__Prompt__:
Select the lines below containing the word "Answer".

▼

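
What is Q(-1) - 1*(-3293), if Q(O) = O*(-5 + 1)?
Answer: 3297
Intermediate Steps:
Q(O) = -4*O (Q(O) = O*(-4) = -4*O)
Q(-1) - 1*(-3293) = -4*(-1) - 1*(-3293) = 4 + 3293 = 3297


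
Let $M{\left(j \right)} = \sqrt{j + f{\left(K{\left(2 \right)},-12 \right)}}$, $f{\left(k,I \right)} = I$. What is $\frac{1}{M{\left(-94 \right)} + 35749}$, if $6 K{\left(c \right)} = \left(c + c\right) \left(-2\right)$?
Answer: $\frac{35749}{1277991107} - \frac{i \sqrt{106}}{1277991107} \approx 2.7973 \cdot 10^{-5} - 8.0561 \cdot 10^{-9} i$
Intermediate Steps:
$K{\left(c \right)} = - \frac{2 c}{3}$ ($K{\left(c \right)} = \frac{\left(c + c\right) \left(-2\right)}{6} = \frac{2 c \left(-2\right)}{6} = \frac{\left(-4\right) c}{6} = - \frac{2 c}{3}$)
$M{\left(j \right)} = \sqrt{-12 + j}$ ($M{\left(j \right)} = \sqrt{j - 12} = \sqrt{-12 + j}$)
$\frac{1}{M{\left(-94 \right)} + 35749} = \frac{1}{\sqrt{-12 - 94} + 35749} = \frac{1}{\sqrt{-106} + 35749} = \frac{1}{i \sqrt{106} + 35749} = \frac{1}{35749 + i \sqrt{106}}$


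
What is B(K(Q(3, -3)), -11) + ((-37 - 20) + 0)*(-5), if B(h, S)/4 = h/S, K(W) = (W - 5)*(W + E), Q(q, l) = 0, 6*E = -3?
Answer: 3125/11 ≈ 284.09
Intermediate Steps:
E = -½ (E = (⅙)*(-3) = -½ ≈ -0.50000)
K(W) = (-5 + W)*(-½ + W) (K(W) = (W - 5)*(W - ½) = (-5 + W)*(-½ + W))
B(h, S) = 4*h/S (B(h, S) = 4*(h/S) = 4*h/S)
B(K(Q(3, -3)), -11) + ((-37 - 20) + 0)*(-5) = 4*(5/2 + 0² - 11/2*0)/(-11) + ((-37 - 20) + 0)*(-5) = 4*(5/2 + 0 + 0)*(-1/11) + (-57 + 0)*(-5) = 4*(5/2)*(-1/11) - 57*(-5) = -10/11 + 285 = 3125/11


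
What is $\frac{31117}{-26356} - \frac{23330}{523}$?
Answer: $- \frac{631159671}{13784188} \approx -45.789$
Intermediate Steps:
$\frac{31117}{-26356} - \frac{23330}{523} = 31117 \left(- \frac{1}{26356}\right) - \frac{23330}{523} = - \frac{31117}{26356} - \frac{23330}{523} = - \frac{631159671}{13784188}$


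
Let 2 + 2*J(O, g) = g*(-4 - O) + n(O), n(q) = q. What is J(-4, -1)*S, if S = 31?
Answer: -93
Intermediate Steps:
J(O, g) = -1 + O/2 + g*(-4 - O)/2 (J(O, g) = -1 + (g*(-4 - O) + O)/2 = -1 + (O + g*(-4 - O))/2 = -1 + (O/2 + g*(-4 - O)/2) = -1 + O/2 + g*(-4 - O)/2)
J(-4, -1)*S = (-1 + (½)*(-4) - 2*(-1) - ½*(-4)*(-1))*31 = (-1 - 2 + 2 - 2)*31 = -3*31 = -93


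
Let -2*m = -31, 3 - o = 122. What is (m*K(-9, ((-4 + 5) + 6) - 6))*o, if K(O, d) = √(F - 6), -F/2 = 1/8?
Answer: -18445*I/4 ≈ -4611.3*I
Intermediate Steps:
F = -¼ (F = -2/8 = -2*⅛ = -¼ ≈ -0.25000)
K(O, d) = 5*I/2 (K(O, d) = √(-¼ - 6) = √(-25/4) = 5*I/2)
o = -119 (o = 3 - 1*122 = 3 - 122 = -119)
m = 31/2 (m = -½*(-31) = 31/2 ≈ 15.500)
(m*K(-9, ((-4 + 5) + 6) - 6))*o = (31*(5*I/2)/2)*(-119) = (155*I/4)*(-119) = -18445*I/4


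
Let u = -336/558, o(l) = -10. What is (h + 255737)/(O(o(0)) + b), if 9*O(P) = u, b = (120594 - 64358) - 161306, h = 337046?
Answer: -496159371/87943646 ≈ -5.6418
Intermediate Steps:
b = -105070 (b = 56236 - 161306 = -105070)
u = -56/93 (u = -336*1/558 = -56/93 ≈ -0.60215)
O(P) = -56/837 (O(P) = (1/9)*(-56/93) = -56/837)
(h + 255737)/(O(o(0)) + b) = (337046 + 255737)/(-56/837 - 105070) = 592783/(-87943646/837) = 592783*(-837/87943646) = -496159371/87943646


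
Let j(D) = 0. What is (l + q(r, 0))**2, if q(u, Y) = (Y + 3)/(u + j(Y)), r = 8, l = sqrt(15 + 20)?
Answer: 2249/64 + 3*sqrt(35)/4 ≈ 39.578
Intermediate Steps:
l = sqrt(35) ≈ 5.9161
q(u, Y) = (3 + Y)/u (q(u, Y) = (Y + 3)/(u + 0) = (3 + Y)/u)
(l + q(r, 0))**2 = (sqrt(35) + (3 + 0)/8)**2 = (sqrt(35) + (1/8)*3)**2 = (sqrt(35) + 3/8)**2 = (3/8 + sqrt(35))**2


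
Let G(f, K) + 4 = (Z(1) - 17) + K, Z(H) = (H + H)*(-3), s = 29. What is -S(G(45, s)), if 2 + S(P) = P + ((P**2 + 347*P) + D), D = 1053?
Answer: -1751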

▲

__Solved problem__:
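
Answer: 3297
Answer: $\frac{35749}{1277991107} - \frac{i \sqrt{106}}{1277991107} \approx 2.7973 \cdot 10^{-5} - 8.0561 \cdot 10^{-9} i$
Answer: 3125/11 ≈ 284.09
Answer: $- \frac{631159671}{13784188} \approx -45.789$
Answer: -93
Answer: -18445*I/4 ≈ -4611.3*I
Answer: -496159371/87943646 ≈ -5.6418
Answer: 2249/64 + 3*sqrt(35)/4 ≈ 39.578
Answer: -1751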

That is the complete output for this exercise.